── MATERIAL PROVIDED ──

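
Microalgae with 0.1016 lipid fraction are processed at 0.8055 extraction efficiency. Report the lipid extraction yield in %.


Y = lipid_content * extraction_eff * 100
= 0.1016 * 0.8055 * 100
= 8.1839%

8.1839%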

───

_TASK INSTRUCTIONS_
Give the data again. Keep every line identical.

_RESPONSE TO THIS TASK_
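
Microalgae with 0.1016 lipid fraction are processed at 0.8055 extraction efficiency. Report the lipid extraction yield in %.


Y = lipid_content * extraction_eff * 100
= 0.1016 * 0.8055 * 100
= 8.1839%

8.1839%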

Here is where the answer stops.